● Exercise description:
In the entries that follow, which lines hold the string "What"? List them.

● Given information:
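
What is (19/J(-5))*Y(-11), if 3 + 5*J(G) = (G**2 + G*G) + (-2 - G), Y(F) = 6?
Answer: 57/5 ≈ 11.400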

--

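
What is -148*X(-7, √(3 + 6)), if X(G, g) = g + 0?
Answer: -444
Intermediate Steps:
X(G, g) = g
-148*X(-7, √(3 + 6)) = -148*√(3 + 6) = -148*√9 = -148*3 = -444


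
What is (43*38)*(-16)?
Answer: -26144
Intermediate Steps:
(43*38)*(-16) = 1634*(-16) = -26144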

● Output for this exercise:
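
What is (19/J(-5))*Y(-11), if 3 + 5*J(G) = (G**2 + G*G) + (-2 - G), Y(F) = 6?
What is -148*X(-7, √(3 + 6)), if X(G, g) = g + 0?
What is (43*38)*(-16)?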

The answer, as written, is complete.